§ MATERIAL TO PROCESS

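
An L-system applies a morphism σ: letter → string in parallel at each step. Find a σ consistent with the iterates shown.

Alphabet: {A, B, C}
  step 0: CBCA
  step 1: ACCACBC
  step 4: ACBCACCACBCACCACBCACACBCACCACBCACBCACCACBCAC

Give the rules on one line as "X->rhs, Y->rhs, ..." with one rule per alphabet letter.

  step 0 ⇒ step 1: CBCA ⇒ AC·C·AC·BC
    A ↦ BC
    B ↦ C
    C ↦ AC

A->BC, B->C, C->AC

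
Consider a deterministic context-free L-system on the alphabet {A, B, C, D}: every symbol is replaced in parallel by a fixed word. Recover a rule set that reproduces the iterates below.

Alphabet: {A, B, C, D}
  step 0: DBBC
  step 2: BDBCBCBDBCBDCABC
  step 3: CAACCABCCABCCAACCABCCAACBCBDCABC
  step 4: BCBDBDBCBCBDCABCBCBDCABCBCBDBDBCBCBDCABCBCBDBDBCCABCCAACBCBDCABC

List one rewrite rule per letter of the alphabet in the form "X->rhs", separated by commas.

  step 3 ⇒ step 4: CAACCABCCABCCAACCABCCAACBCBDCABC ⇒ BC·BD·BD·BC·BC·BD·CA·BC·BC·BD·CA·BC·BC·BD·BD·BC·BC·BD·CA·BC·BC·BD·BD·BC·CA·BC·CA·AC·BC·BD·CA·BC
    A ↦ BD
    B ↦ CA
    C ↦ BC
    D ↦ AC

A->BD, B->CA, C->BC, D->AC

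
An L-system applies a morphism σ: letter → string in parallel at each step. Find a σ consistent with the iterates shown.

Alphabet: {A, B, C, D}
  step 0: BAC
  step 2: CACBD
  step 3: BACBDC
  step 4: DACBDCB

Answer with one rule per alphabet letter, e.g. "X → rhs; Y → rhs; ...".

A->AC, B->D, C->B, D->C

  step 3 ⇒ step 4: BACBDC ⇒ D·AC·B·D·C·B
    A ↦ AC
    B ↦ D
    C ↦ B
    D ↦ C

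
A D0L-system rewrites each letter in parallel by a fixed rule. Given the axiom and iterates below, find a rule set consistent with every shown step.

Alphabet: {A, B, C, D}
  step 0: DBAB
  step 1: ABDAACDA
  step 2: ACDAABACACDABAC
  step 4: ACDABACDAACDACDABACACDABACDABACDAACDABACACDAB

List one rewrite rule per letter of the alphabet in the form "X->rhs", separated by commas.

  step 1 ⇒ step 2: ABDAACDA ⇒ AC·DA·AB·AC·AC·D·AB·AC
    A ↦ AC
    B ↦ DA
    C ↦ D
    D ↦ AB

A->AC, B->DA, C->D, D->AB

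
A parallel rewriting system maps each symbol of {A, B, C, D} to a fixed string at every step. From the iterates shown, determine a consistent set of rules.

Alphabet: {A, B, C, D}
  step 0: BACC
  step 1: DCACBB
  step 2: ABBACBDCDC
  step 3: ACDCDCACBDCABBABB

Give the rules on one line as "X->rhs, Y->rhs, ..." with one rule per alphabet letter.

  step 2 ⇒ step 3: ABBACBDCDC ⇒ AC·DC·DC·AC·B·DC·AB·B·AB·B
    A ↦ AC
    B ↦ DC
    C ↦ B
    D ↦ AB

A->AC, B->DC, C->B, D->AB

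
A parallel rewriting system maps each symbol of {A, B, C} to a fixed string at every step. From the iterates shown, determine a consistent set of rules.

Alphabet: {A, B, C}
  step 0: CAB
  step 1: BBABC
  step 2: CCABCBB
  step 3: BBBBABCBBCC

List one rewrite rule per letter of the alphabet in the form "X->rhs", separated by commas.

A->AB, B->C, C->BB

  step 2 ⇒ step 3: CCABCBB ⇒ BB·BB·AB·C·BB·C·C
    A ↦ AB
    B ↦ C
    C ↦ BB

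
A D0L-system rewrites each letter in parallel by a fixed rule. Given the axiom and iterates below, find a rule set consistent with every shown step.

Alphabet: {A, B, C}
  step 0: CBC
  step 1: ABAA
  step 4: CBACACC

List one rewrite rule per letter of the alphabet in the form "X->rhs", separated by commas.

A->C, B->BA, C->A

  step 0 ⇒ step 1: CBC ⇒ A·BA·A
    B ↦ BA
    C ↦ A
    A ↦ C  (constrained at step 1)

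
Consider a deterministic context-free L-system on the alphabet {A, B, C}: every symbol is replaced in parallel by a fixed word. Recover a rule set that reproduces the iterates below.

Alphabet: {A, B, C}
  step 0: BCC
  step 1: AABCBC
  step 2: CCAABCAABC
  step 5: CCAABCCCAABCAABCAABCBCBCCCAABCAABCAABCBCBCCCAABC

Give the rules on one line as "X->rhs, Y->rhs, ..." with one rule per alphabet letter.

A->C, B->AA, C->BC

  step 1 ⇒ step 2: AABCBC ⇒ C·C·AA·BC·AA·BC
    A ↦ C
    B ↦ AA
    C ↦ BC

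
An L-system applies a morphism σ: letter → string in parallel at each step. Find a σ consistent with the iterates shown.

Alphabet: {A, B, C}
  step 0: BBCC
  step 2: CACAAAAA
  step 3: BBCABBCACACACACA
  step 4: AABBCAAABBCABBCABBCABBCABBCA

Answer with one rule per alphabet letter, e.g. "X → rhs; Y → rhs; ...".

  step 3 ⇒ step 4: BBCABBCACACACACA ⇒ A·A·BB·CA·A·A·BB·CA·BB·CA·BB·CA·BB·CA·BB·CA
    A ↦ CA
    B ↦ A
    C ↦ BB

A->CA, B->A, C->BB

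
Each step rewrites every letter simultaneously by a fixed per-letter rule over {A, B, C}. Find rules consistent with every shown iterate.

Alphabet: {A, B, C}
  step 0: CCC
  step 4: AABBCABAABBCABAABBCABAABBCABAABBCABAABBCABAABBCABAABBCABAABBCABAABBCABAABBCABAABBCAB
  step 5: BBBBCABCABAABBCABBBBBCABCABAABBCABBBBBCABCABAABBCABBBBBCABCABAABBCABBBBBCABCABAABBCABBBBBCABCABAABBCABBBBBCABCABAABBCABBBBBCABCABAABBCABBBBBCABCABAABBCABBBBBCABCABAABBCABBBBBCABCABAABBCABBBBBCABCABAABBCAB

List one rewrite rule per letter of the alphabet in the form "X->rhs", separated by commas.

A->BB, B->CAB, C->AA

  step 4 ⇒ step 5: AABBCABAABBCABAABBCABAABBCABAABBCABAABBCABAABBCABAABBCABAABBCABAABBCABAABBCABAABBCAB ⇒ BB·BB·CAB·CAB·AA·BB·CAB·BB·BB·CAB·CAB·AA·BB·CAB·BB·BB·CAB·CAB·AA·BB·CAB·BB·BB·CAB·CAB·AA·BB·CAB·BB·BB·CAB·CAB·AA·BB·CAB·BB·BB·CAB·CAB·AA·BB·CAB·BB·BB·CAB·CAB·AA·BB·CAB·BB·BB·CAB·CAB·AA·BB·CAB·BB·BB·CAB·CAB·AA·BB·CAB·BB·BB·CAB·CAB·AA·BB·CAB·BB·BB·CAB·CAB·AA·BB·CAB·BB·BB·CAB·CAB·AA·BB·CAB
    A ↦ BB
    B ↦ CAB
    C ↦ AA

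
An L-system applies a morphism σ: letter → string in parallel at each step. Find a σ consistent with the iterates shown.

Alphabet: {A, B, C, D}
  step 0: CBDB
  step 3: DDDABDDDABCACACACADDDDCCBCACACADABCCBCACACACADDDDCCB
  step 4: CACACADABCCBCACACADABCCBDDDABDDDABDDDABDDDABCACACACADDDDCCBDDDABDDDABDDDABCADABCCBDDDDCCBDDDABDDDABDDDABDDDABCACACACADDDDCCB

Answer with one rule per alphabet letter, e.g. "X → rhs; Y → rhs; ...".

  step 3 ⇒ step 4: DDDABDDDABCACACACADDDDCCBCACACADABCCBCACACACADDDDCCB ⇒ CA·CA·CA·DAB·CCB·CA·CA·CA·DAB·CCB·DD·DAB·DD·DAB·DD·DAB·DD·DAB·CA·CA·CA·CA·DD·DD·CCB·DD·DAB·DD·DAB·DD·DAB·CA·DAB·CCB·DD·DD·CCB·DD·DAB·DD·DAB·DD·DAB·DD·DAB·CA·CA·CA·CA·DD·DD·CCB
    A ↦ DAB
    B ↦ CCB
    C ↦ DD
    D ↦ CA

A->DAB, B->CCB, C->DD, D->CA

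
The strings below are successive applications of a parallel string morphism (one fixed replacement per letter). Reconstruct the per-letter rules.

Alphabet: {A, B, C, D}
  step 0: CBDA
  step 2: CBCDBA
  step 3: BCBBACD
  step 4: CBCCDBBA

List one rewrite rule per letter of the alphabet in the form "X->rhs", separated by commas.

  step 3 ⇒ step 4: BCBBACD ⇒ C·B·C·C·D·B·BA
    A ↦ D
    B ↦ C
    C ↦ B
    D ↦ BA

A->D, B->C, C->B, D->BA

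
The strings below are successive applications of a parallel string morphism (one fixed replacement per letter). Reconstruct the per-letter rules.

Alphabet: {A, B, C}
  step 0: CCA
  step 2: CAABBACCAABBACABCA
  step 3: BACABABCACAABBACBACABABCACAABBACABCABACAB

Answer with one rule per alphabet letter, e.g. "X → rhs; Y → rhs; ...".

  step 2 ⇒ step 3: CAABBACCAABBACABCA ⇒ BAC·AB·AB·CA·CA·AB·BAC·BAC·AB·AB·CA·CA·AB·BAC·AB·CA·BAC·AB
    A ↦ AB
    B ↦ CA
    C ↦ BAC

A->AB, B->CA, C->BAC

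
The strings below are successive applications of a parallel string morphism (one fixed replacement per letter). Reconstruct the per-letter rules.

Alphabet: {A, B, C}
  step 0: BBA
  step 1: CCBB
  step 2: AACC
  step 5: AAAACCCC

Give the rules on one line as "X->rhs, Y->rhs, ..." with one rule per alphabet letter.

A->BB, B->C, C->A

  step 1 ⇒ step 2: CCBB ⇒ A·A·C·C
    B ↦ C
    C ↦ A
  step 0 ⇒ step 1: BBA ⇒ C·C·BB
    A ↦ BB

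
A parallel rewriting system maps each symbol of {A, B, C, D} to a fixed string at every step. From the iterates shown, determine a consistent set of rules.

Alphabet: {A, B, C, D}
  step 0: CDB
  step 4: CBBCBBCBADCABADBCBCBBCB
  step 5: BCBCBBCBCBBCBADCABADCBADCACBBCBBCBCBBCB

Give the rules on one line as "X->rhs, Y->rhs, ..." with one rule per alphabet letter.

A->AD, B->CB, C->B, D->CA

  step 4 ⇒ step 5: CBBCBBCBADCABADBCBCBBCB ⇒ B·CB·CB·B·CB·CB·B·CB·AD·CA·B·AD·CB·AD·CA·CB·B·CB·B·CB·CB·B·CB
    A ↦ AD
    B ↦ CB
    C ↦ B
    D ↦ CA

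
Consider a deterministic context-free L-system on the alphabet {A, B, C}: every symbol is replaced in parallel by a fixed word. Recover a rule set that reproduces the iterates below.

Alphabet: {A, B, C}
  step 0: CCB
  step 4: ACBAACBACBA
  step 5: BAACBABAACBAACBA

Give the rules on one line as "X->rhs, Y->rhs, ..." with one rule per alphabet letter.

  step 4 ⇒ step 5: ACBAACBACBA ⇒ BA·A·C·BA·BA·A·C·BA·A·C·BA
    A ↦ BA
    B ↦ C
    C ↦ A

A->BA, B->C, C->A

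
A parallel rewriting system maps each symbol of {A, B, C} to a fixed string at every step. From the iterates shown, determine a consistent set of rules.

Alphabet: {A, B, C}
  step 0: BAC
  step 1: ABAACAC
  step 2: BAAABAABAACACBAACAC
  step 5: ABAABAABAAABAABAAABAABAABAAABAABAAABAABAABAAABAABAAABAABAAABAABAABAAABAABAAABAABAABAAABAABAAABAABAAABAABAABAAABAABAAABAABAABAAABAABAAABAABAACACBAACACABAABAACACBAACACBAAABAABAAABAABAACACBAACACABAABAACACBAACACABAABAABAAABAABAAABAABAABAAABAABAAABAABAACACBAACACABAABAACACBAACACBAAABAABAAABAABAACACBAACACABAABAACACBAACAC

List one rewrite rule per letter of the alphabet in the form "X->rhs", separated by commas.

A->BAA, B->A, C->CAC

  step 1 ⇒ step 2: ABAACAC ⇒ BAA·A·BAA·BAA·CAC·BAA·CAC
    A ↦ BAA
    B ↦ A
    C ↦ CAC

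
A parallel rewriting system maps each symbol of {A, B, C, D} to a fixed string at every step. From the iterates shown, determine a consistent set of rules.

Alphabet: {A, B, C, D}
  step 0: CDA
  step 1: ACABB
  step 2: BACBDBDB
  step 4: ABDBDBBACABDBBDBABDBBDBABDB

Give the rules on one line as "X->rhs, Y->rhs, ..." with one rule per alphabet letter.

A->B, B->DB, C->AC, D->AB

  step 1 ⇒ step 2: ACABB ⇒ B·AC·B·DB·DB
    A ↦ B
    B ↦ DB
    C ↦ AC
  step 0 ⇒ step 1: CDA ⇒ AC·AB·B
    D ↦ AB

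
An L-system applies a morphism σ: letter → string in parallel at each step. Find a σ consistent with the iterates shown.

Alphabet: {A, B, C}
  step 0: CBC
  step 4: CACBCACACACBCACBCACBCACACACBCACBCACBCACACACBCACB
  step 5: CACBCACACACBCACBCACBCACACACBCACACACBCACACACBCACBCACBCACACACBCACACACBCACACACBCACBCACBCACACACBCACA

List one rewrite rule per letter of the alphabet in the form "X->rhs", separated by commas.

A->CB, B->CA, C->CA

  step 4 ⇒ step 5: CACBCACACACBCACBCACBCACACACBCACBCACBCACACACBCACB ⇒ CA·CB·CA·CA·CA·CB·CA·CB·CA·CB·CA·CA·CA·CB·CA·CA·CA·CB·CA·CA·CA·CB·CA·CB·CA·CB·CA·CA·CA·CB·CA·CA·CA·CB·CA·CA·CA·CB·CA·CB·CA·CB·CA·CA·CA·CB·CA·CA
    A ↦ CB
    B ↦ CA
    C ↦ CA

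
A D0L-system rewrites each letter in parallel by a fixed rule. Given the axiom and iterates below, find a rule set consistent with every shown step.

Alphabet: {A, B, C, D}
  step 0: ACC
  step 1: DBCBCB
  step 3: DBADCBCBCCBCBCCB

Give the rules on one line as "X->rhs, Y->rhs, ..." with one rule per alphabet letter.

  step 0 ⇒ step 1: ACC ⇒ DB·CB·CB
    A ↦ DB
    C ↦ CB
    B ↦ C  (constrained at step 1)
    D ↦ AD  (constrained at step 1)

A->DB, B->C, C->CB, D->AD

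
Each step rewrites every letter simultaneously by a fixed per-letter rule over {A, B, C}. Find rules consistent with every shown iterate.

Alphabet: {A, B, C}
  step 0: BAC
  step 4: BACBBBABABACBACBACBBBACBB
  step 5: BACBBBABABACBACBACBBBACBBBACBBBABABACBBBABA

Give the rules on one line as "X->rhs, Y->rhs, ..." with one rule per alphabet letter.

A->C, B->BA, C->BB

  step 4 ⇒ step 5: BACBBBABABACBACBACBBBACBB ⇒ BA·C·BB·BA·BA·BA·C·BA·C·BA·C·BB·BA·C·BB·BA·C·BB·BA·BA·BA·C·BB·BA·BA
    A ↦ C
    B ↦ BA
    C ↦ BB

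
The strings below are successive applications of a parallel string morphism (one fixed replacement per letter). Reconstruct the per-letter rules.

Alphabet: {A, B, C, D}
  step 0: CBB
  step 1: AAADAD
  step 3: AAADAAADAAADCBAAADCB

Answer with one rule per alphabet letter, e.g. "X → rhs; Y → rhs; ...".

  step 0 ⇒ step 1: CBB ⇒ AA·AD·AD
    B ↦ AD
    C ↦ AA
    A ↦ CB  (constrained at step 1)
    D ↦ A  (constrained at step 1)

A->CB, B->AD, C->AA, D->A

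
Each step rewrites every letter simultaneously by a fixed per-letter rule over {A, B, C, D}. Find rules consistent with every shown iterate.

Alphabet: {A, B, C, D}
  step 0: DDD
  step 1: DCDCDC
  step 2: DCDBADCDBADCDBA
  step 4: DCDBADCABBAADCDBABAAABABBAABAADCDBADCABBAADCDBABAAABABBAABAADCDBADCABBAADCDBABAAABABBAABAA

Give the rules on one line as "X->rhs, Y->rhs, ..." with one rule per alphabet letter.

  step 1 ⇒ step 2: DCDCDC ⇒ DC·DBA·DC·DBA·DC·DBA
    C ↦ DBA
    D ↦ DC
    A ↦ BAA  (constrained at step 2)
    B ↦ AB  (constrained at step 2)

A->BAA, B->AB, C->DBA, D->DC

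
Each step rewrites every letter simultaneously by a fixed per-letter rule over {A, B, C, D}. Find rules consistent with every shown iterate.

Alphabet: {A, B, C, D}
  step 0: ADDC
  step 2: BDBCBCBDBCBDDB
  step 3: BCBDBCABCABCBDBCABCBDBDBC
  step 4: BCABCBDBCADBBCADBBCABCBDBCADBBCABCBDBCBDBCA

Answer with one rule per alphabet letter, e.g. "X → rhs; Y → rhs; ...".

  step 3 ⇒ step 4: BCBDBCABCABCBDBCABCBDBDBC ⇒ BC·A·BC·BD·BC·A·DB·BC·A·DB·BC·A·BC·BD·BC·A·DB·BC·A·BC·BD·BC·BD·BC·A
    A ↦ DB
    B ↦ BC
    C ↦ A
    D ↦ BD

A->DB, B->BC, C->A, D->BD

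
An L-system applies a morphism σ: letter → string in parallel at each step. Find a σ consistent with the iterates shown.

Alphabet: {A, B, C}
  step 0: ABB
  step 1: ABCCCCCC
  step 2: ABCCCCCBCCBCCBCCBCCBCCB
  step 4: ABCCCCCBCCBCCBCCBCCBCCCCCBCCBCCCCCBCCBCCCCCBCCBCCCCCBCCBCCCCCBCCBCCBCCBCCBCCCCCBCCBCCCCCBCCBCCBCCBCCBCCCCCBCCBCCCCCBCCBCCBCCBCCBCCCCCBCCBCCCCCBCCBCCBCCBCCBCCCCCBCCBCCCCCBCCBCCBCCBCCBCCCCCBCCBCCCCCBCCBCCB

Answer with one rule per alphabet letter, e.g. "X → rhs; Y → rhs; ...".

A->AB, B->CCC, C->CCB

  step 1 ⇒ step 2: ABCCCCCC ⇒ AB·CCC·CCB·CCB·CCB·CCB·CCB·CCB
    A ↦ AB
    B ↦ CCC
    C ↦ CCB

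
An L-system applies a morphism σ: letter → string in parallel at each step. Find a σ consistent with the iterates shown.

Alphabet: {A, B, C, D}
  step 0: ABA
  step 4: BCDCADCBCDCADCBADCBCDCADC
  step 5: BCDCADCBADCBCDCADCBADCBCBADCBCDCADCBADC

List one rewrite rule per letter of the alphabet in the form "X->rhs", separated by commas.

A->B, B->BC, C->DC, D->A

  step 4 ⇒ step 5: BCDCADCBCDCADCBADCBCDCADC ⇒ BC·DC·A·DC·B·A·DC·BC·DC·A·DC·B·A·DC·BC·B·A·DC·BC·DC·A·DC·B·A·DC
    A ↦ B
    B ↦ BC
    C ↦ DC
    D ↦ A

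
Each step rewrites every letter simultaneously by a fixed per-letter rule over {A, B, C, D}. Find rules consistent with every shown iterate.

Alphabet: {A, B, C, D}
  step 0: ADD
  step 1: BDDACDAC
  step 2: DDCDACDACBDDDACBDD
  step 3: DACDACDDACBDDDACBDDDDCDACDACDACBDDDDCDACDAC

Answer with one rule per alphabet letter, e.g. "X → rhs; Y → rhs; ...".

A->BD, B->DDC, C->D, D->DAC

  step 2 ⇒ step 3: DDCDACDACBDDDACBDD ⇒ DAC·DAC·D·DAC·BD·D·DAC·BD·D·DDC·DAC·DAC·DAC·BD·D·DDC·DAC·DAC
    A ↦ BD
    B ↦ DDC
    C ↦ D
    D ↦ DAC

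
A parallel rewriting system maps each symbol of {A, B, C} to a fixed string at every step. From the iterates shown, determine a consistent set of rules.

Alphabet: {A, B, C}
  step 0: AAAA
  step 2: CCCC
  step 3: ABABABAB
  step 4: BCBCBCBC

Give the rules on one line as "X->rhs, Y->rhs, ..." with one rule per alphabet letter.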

§ REQUIRED WORK
Beginning with the first line of the entries, repeat each line exactly until you have reproduced the one containing "step 4: DACBDCB", and add nothing further.

§ RESULT OF THE TASK
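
An L-system applies a morphism σ: letter → string in parallel at each step. Find a σ consistent with the iterates shown.

Alphabet: {A, B, C}
  step 0: CBCA
  step 1: ACCACBC
  step 4: ACBCACCACBCACCACBCACACBCACCACBCACBCACCACBCAC

Give the rules on one line as "X->rhs, Y->rhs, ..." with one rule per alphabet letter.

  step 0 ⇒ step 1: CBCA ⇒ AC·C·AC·BC
    A ↦ BC
    B ↦ C
    C ↦ AC

A->BC, B->C, C->AC

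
Consider a deterministic context-free L-system on the alphabet {A, B, C, D}: every symbol is replaced in parallel by a fixed word. Recover a rule set that reproduces the iterates below.

Alphabet: {A, B, C, D}
  step 0: DBBC
  step 2: BDBCBCBDBCBDCABC
  step 3: CAACCABCCABCCAACCABCCAACBCBDCABC
  step 4: BCBDBDBCBCBDCABCBCBDCABCBCBDBDBCBCBDCABCBCBDBDBCCABCCAACBCBDCABC

List one rewrite rule per letter of the alphabet in the form "X->rhs", separated by commas.

  step 3 ⇒ step 4: CAACCABCCABCCAACCABCCAACBCBDCABC ⇒ BC·BD·BD·BC·BC·BD·CA·BC·BC·BD·CA·BC·BC·BD·BD·BC·BC·BD·CA·BC·BC·BD·BD·BC·CA·BC·CA·AC·BC·BD·CA·BC
    A ↦ BD
    B ↦ CA
    C ↦ BC
    D ↦ AC

A->BD, B->CA, C->BC, D->AC

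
An L-system applies a morphism σ: letter → string in parallel at each step. Find a σ consistent with the iterates shown.

Alphabet: {A, B, C, D}
  step 0: BAC
  step 2: CACBD
  step 3: BACBDC
  step 4: DACBDCB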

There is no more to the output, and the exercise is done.